- What is needed -
Lines from the one containing "What single note" to the end of the entries below must be reproduced exactly, with both end lines kept and no other line added.

· · · · ·

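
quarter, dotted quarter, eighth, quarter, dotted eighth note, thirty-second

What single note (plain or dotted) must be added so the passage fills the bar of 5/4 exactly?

The bar of 5/4 = 40 thirty-second notes.
In thirty-second notes: quarter = 8; dotted quarter = 12; eighth = 4; quarter = 8; dotted eighth note = 6; thirty-second = 1.
Sum: 8 + 12 + 4 + 8 + 6 + 1 = 39.
Remaining: 40 − 39 = 1 thirty-second note, which is a thirty-second note.

thirty-second note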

· · · · ·

- Solution for this problem -
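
What single note (plain or dotted) must be added so the passage fills the bar of 5/4 exactly?

The bar of 5/4 = 40 thirty-second notes.
In thirty-second notes: quarter = 8; dotted quarter = 12; eighth = 4; quarter = 8; dotted eighth note = 6; thirty-second = 1.
Sum: 8 + 12 + 4 + 8 + 6 + 1 = 39.
Remaining: 40 − 39 = 1 thirty-second note, which is a thirty-second note.

thirty-second note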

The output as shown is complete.